**THE TASK**
Exactly the lines from the opening of the data through the line containing "The conference room" should be reproduced, please, with nothing added.

[DATA EXTRACTS]

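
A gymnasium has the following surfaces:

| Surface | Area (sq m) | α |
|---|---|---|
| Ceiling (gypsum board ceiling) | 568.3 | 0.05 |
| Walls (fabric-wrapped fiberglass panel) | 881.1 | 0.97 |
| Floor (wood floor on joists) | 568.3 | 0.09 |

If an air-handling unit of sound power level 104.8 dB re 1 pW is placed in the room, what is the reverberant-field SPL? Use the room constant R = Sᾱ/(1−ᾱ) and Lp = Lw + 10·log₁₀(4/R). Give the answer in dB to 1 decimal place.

Σ(Sᵢαᵢ) = 568.3·0.05 + 881.1·0.97 + 568.3·0.09 = 934.229; total area S = 2017.7 sq m.
ᾱ = 934.229/2017.7 = 0.4630; R = Sᾱ/(1−ᾱ) = 934.229/(1−0.4630) = 1739.719 sq m.
Lp = Lw + 10 log₁₀(4/R) = 104.8 -26.38 = 78.4 dB.

78.4 dB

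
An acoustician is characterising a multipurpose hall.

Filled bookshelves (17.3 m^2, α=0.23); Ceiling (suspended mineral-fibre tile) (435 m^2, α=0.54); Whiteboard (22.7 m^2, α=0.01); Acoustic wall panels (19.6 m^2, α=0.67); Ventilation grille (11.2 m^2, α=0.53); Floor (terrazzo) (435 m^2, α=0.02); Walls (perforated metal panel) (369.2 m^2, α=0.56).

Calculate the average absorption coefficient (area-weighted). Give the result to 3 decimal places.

0.362

S = Σ Sᵢ = 17.3 + 435 + 22.7 + 19.6 + 11.2 + 435 + 369.2 = 1310.0 m^2.
Weighted sum Σ Sα = 473.626.
ᾱ = 473.626 / 1310.0 = 0.362.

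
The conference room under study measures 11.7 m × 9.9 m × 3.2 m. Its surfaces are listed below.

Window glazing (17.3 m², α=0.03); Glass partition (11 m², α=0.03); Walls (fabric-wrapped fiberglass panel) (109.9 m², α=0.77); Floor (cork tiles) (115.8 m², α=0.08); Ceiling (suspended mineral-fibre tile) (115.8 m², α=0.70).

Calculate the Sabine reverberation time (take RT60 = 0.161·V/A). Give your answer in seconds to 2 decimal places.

Summing Sᵢαᵢ: 0.519 + 0.330 + 84.623 + 9.264 + 81.060 → A = 175.796 sabins.
V = 11.7·9.9·3.2 = 370.656 m³.
RT60 = 0.161 · V / A = 0.161 × 370.656 / 175.796 = 0.34 s.

0.34 sec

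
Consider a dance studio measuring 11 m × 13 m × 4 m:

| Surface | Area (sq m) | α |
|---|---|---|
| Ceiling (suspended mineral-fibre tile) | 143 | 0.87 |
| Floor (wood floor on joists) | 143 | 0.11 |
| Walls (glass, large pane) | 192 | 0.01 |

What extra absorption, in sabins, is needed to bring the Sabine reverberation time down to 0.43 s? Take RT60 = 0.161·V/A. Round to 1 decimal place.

A₁ = Σ Sᵢαᵢ = 143·0.87 + 143·0.11 + 192·0.01 = 142.060 sabins.
For T = 0.43 s, need A₂ = 0.161·V/T = 0.161·572/0.43 = 214.167 sabins.
Shortfall: 214.167 − 142.060 = 72.1 sabins.

72.1 sabins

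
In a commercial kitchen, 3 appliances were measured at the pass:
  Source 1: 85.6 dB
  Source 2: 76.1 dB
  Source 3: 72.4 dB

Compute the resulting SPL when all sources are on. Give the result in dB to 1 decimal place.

Converting to relative power and adding: 10^(85.6/10) + 10^(76.1/10) + 10^(72.4/10) = 4.212e+08.
Back to dB: 10·log₁₀ Σ = 86.2 dB.

86.2 dB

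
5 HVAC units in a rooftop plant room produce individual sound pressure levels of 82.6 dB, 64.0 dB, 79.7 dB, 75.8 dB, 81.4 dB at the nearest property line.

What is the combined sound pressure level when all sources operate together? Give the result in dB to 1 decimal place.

86.6 dB

Converting to relative power and adding: 10^(82.6/10) + 10^(64.0/10) + 10^(79.7/10) + 10^(75.8/10) + 10^(81.4/10) = 4.539e+08.
L_total = 10·log₁₀(4.539e+08) = 86.6 dB.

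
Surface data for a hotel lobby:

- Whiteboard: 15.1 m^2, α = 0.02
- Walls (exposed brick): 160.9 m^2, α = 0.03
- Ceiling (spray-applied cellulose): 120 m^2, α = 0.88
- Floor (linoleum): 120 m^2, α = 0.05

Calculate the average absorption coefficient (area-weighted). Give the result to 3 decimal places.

S = Σ Sᵢ = 15.1 + 160.9 + 120 + 120 = 416.0 m^2.
Weighted sum Σ Sα = 116.729.
ᾱ = 116.729 / 416.0 = 0.281.

0.281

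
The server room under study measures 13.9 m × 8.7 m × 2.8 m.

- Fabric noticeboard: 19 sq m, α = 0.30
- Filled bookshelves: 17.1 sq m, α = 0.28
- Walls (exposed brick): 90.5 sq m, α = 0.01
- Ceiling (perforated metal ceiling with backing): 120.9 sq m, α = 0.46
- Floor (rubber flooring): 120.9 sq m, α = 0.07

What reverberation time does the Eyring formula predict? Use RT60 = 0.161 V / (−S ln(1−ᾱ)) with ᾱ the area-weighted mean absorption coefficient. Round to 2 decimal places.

0.65 s

S = Σ Sᵢ = 368.4 sq m.
Σ(Sᵢαᵢ) = 19·0.30 + 17.1·0.28 + 90.5·0.01 + 120.9·0.46 + 120.9·0.07 = 75.470.
ᾱ = 75.470 / 368.4 = 0.2049.
−S·ln(1−ᾱ) = −368.4 × ln(1 − 0.2049) = 84.469.
V = 13.9 × 8.7 × 2.8 = 338.604 m³.
T = 0.161·V/[−S·ln(1−ᾱ)] = 0.161·338.604/84.469 = 0.65 s.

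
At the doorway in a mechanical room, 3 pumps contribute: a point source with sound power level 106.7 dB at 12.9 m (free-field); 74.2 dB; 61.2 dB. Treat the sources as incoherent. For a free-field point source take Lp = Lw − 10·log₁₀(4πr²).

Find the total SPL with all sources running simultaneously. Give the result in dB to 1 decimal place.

Source at 12.9 m: Lp = 106.7 − 10·log₁₀(4π·12.9²) = 106.7 − 10·log₁₀(2091.170) = 73.5 dB.
Sum in the linear (power) domain: Σ 10^(Lᵢ/10) = 10^(73.5/10) + 10^(74.2/10) + 10^(61.2/10) = 5.001e+07.
L_total = 10·log₁₀(5.001e+07) = 77.0 dB.

77.0 dB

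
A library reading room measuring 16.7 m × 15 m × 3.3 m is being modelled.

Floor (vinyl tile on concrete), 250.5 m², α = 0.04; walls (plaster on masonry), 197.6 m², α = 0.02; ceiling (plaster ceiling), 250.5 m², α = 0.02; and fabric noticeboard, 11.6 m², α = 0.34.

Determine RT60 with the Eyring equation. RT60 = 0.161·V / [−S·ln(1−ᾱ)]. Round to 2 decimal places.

Total surface area S = 250.5 + 197.6 + 250.5 + 11.6 = 710.2 m².
Absorption A = 250.5×0.04 + 197.6×0.02 + 250.5×0.02 + 11.6×0.34 = 22.926 sabins.
Mean coefficient ᾱ = A/S = 0.0323.
Eyring denominator: −S ln(1−ᾱ) = 23.318.
V = 16.7 × 15 × 3.3 = 826.65 m³.
T = 0.161·V/[−S·ln(1−ᾱ)] = 0.161·826.65/23.318 = 5.71 s.

5.71 seconds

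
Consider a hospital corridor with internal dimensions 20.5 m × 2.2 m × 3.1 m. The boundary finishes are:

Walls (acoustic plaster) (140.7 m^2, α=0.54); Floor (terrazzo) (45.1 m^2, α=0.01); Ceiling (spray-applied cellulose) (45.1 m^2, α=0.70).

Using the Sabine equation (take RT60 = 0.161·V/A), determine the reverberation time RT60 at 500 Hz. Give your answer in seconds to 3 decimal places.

0.208 seconds

Summing Sᵢαᵢ: 75.978 + 0.451 + 31.570 → A = 107.999 sabins.
Room volume: 139.81 m³.
RT60 = 0.161 · V / A = 0.161 × 139.81 / 107.999 = 0.208 s.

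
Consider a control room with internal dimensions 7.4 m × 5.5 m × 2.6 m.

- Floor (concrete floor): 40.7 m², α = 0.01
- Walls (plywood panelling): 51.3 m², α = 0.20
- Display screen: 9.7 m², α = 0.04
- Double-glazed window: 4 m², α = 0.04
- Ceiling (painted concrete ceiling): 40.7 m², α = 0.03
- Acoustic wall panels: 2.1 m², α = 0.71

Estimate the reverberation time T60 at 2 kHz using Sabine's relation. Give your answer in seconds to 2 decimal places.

Equivalent absorption area: A = 40.7·0.01 + 51.3·0.20 + 9.7·0.04 + 4·0.04 + 40.7·0.03 + 2.1·0.71 = 13.927 m².
V = 7.4·5.5·2.6 = 105.82 m³.
RT60 = 0.161 · V / A = 0.161 × 105.82 / 13.927 = 1.22 s.

1.22 s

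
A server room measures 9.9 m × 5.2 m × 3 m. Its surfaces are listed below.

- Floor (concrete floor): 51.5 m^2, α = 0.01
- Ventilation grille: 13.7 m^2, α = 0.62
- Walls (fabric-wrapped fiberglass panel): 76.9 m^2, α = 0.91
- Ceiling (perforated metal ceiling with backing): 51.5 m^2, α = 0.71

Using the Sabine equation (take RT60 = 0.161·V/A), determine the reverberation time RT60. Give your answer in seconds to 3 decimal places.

0.215 s

Equivalent absorption area: A = 51.5·0.01 + 13.7·0.62 + 76.9·0.91 + 51.5·0.71 = 115.553 m^2.
V = 9.9·5.2·3 = 154.44 m³.
T = 0.161 V/A = 0.161·154.44/115.553 = 0.215 s.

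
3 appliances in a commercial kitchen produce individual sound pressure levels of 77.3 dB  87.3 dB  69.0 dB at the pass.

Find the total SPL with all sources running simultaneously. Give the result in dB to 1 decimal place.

Σ 10^(Lᵢ/10) = 5.987e+08.
L_total = 10·log₁₀(5.987e+08) = 87.8 dB.

87.8 dB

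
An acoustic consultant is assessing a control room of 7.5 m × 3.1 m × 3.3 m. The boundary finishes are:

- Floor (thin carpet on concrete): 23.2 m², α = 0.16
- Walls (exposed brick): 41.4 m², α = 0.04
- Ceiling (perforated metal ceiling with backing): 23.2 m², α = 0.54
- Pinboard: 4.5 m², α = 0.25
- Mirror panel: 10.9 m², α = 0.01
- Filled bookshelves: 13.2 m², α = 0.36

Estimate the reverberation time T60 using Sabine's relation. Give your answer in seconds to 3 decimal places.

Equivalent absorption area: A = 23.2*0.16 + 41.4*0.04 + 23.2*0.54 + 4.5*0.25 + 10.9*0.01 + 13.2*0.36 = 23.882 m².
V = 7.5·3.1·3.3 = 76.725 m³.
T = 0.161 V/A = 0.161·76.725/23.882 = 0.517 s.

0.517 seconds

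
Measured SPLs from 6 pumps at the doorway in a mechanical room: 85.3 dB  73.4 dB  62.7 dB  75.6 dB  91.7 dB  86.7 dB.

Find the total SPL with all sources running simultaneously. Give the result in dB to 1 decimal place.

Converting to relative power and adding: 10^(85.3/10) + 10^(73.4/10) + 10^(62.7/10) + 10^(75.6/10) + 10^(91.7/10) + 10^(86.7/10) = 2.346e+09.
Back to dB: 10·log₁₀ Σ = 93.7 dB.

93.7 dB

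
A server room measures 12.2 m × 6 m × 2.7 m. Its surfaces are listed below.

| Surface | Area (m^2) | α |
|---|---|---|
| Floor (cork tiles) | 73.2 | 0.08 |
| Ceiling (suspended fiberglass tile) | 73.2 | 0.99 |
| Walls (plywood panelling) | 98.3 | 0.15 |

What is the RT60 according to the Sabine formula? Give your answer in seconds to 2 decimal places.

0.34 s

Equivalent absorption area: A = 73.2×0.08 + 73.2×0.99 + 98.3×0.15 = 93.069 m^2.
V = 12.2·6·2.7 = 197.64 m³.
Sabine: RT60 = 0.161 × 197.64 / 93.069 = 0.34 s.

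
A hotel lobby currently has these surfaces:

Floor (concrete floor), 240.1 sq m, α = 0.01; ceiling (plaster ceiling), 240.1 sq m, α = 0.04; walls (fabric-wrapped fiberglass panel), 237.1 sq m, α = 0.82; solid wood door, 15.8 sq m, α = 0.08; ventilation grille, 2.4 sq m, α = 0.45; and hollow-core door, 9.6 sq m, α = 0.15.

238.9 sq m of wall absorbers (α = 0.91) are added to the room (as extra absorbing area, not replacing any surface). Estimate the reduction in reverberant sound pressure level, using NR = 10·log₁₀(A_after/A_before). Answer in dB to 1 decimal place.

Summing Sᵢαᵢ: 2.401 + 9.604 + 194.422 + 1.264 + 1.080 + 1.440 → A_before = 210.211 sabins.
Treatment contributes 238.9·0.91 = 217.399 sabins.
New total A_after = 427.610 sabins.
NR = 10·log₁₀(427.610/210.211) = 3.1 dB.

3.1 dB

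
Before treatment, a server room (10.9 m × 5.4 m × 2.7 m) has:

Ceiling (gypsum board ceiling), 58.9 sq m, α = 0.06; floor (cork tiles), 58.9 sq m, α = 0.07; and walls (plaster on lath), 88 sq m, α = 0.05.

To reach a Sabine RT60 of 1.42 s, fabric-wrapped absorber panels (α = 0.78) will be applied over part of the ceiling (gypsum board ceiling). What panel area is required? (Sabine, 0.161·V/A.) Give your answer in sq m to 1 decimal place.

A₁ = Σ Sᵢαᵢ = 58.9×0.06 + 58.9×0.07 + 88×0.05 = 12.057 sabins.
Required A₂ = 0.161·158.922/1.42 = 18.019 sabins.
Absorption to add: 18.019 − 12.057 = 5.962 sabins.
Net gain per sq m: Δα = 0.78 − 0.06 = 0.72.
Area = ΔA/Δα = 5.962/0.72 = 8.3 sq m.

8.3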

[/DATA EXTRACTS]

**TASK RESULT**
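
A gymnasium has the following surfaces:

| Surface | Area (sq m) | α |
|---|---|---|
| Ceiling (gypsum board ceiling) | 568.3 | 0.05 |
| Walls (fabric-wrapped fiberglass panel) | 881.1 | 0.97 |
| Floor (wood floor on joists) | 568.3 | 0.09 |

If an air-handling unit of sound power level 104.8 dB re 1 pW is placed in the room, what is the reverberant-field SPL? Use the room constant R = Sᾱ/(1−ᾱ) and Lp = Lw + 10·log₁₀(4/R). Give the answer in dB to 1 decimal place.

Σ(Sᵢαᵢ) = 568.3·0.05 + 881.1·0.97 + 568.3·0.09 = 934.229; total area S = 2017.7 sq m.
ᾱ = 934.229/2017.7 = 0.4630; R = Sᾱ/(1−ᾱ) = 934.229/(1−0.4630) = 1739.719 sq m.
Lp = Lw + 10 log₁₀(4/R) = 104.8 -26.38 = 78.4 dB.

78.4 dB

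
An acoustician is characterising a multipurpose hall.

Filled bookshelves (17.3 m^2, α=0.23); Ceiling (suspended mineral-fibre tile) (435 m^2, α=0.54); Whiteboard (22.7 m^2, α=0.01); Acoustic wall panels (19.6 m^2, α=0.67); Ventilation grille (11.2 m^2, α=0.53); Floor (terrazzo) (435 m^2, α=0.02); Walls (perforated metal panel) (369.2 m^2, α=0.56).

Calculate the average absorption coefficient (area-weighted). Give the result to 3 decimal places.

0.362

S = Σ Sᵢ = 17.3 + 435 + 22.7 + 19.6 + 11.2 + 435 + 369.2 = 1310.0 m^2.
Weighted sum Σ Sα = 473.626.
ᾱ = 473.626 / 1310.0 = 0.362.

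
The conference room under study measures 11.7 m × 9.9 m × 3.2 m. Its surfaces are listed below.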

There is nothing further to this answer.